Go through the lines below and copy any that hold the string "gateway".

**Entries provided:**

======

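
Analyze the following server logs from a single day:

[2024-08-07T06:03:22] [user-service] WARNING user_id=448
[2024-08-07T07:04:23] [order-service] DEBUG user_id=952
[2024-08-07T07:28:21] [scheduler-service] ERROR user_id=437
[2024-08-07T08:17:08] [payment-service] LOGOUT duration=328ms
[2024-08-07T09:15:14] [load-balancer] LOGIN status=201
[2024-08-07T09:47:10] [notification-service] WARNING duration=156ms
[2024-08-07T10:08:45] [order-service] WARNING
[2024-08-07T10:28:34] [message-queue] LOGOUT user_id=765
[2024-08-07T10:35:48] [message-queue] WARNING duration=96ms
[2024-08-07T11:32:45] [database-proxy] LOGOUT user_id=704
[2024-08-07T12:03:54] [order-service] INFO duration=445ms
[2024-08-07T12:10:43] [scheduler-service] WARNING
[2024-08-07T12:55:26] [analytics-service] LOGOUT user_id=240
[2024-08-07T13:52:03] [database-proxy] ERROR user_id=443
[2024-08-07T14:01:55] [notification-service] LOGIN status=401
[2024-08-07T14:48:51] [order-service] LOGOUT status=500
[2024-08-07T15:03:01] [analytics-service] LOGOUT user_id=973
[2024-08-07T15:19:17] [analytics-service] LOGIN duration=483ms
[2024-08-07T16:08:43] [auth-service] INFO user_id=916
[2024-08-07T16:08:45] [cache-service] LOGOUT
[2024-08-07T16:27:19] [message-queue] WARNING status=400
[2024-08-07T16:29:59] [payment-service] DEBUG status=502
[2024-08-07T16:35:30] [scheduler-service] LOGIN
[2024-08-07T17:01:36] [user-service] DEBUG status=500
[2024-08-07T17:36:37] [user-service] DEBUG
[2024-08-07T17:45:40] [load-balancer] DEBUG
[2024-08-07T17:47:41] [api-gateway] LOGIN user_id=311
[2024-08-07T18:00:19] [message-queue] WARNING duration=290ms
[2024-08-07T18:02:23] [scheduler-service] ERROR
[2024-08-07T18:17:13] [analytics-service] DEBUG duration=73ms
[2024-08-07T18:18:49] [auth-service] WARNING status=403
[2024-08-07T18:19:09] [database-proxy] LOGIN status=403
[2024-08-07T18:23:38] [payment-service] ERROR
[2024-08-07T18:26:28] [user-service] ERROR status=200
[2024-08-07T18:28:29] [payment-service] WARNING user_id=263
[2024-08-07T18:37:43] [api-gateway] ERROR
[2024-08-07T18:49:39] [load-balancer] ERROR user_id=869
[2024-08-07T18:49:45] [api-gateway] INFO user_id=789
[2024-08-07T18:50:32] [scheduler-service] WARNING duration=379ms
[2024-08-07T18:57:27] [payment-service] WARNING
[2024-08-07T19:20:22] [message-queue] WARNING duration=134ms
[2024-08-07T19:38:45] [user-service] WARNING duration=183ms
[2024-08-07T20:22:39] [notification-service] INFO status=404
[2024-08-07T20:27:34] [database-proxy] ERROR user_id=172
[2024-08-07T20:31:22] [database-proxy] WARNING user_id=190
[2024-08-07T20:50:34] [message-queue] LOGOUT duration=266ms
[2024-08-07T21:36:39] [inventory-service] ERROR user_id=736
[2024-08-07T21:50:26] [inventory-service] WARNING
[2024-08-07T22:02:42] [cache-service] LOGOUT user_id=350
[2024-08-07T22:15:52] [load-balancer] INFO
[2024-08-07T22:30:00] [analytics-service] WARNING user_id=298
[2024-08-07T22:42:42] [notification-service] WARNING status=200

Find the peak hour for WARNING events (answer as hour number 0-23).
18

To find the peak hour:

1. Group all WARNING events by hour
2. Count events in each hour
3. Find hour with maximum count
4. Peak hour: 18 (with 5 events)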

======

**Output:**
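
[2024-08-07T17:47:41] [api-gateway] LOGIN user_id=311
[2024-08-07T18:37:43] [api-gateway] ERROR
[2024-08-07T18:49:45] [api-gateway] INFO user_id=789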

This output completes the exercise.